[ENTRIES SUPPLIED]
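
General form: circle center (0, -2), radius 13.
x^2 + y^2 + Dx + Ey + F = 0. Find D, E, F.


(x-0)^2 + (y+ 2)^2 = 13^2
D = -2h = 0, E = -2k = 4
F = h^2+k^2-r^2 = 0+4-169 = -165

D = 0, E = 4, F = -165


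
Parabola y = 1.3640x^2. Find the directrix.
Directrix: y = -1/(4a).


a = 1.3640
1/(4a) = 0.1833
directrix: y = -0.1833 = -0.1833

y = -0.1833


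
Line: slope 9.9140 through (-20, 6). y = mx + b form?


y - 6 = 9.9140(x + 20)
y = 9.9140x + 6 - 9.9140*(-20)
y = 9.9140x + 204.2800

y = 9.9140x + 204.2800


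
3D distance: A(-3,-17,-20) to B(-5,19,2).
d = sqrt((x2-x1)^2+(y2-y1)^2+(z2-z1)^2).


dx=-2, dy=36, dz=22
d = sqrt(4+1296+484) = sqrt(1784) = 42.2374

42.2374


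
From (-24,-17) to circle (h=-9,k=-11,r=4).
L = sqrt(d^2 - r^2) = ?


d = sqrt((-24+ 9)^2 + (-17+ 11)^2) = sqrt(225+36) = 16.1555
L = sqrt(261.0000 - 16) = sqrt(245.0000) = 15.6525

15.6525


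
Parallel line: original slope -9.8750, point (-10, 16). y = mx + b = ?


Parallel lines have equal slopes.
m2 = -9.8750
b2 = 16 + 9.8750*(-10) = -82.7500

y = -9.8750x - 82.7500


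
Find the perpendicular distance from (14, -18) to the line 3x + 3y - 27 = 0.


|3*14 + 3*(-18) - 27| = |-39| = 39
sqrt(9 + 9) = sqrt(18) = 4.2426
d = 39/sqrt(18) = 9.1924

9.1924


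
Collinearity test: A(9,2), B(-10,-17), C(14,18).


9*(-17-18) - 10*(18-2) + 14*(2+ 17)
= -315 - 160 + 266 = -209

No, not collinear (determinant = -209)


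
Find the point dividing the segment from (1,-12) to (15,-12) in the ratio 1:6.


Px = (1*15 + 6*1)/7 = 21/7 = 3.0000
Py = (1*(-12) + 6*(-12))/7 = -84/7 = -12.0000

P = (3.0000, -12.0000)


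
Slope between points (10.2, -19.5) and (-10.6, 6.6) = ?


dy = 6.6 + 19.5 = 26.1
dx = -10.6 - 10.2 = -20.8
m = 26.1/(-20.8) = -1.2548

m = -1.2548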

[WHAT TO WORK ON] Please set down the material above once more, word for word.

[PROBLEM SOLUTION]
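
General form: circle center (0, -2), radius 13.
x^2 + y^2 + Dx + Ey + F = 0. Find D, E, F.


(x-0)^2 + (y+ 2)^2 = 13^2
D = -2h = 0, E = -2k = 4
F = h^2+k^2-r^2 = 0+4-169 = -165

D = 0, E = 4, F = -165


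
Parabola y = 1.3640x^2. Find the directrix.
Directrix: y = -1/(4a).


a = 1.3640
1/(4a) = 0.1833
directrix: y = -0.1833 = -0.1833

y = -0.1833


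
Line: slope 9.9140 through (-20, 6). y = mx + b form?


y - 6 = 9.9140(x + 20)
y = 9.9140x + 6 - 9.9140*(-20)
y = 9.9140x + 204.2800

y = 9.9140x + 204.2800


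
3D distance: A(-3,-17,-20) to B(-5,19,2).
d = sqrt((x2-x1)^2+(y2-y1)^2+(z2-z1)^2).


dx=-2, dy=36, dz=22
d = sqrt(4+1296+484) = sqrt(1784) = 42.2374

42.2374


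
From (-24,-17) to circle (h=-9,k=-11,r=4).
L = sqrt(d^2 - r^2) = ?


d = sqrt((-24+ 9)^2 + (-17+ 11)^2) = sqrt(225+36) = 16.1555
L = sqrt(261.0000 - 16) = sqrt(245.0000) = 15.6525

15.6525


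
Parallel line: original slope -9.8750, point (-10, 16). y = mx + b = ?


Parallel lines have equal slopes.
m2 = -9.8750
b2 = 16 + 9.8750*(-10) = -82.7500

y = -9.8750x - 82.7500


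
Find the perpendicular distance from (14, -18) to the line 3x + 3y - 27 = 0.


|3*14 + 3*(-18) - 27| = |-39| = 39
sqrt(9 + 9) = sqrt(18) = 4.2426
d = 39/sqrt(18) = 9.1924

9.1924


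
Collinearity test: A(9,2), B(-10,-17), C(14,18).


9*(-17-18) - 10*(18-2) + 14*(2+ 17)
= -315 - 160 + 266 = -209

No, not collinear (determinant = -209)


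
Find the point dividing the segment from (1,-12) to (15,-12) in the ratio 1:6.


Px = (1*15 + 6*1)/7 = 21/7 = 3.0000
Py = (1*(-12) + 6*(-12))/7 = -84/7 = -12.0000

P = (3.0000, -12.0000)


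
Slope between points (10.2, -19.5) and (-10.6, 6.6) = ?


dy = 6.6 + 19.5 = 26.1
dx = -10.6 - 10.2 = -20.8
m = 26.1/(-20.8) = -1.2548

m = -1.2548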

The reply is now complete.